Problem description
Output each record below exactly, and include all of them.

Record excerpts
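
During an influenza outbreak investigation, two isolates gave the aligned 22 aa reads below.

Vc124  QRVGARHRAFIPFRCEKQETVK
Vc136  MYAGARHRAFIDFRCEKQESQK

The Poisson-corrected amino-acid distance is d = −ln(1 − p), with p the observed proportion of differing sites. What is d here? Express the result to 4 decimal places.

0.3185

Differing sites — 1:Q/M; 2:R/Y; 3:V/A; 12:P/D; 20:T/S; 21:V/Q.
p = 6/22 = 0.272727.
d = −ln(1 − 0.272727) = −ln(0.727273) = 0.3185.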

Answer to this problem
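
During an influenza outbreak investigation, two isolates gave the aligned 22 aa reads below.

Vc124  QRVGARHRAFIPFRCEKQETVK
Vc136  MYAGARHRAFIDFRCEKQESQK

The Poisson-corrected amino-acid distance is d = −ln(1 − p), with p the observed proportion of differing sites. What is d here? Express the result to 4 decimal places.

0.3185

Differing sites — 1:Q/M; 2:R/Y; 3:V/A; 12:P/D; 20:T/S; 21:V/Q.
p = 6/22 = 0.272727.
d = −ln(1 − 0.272727) = −ln(0.727273) = 0.3185.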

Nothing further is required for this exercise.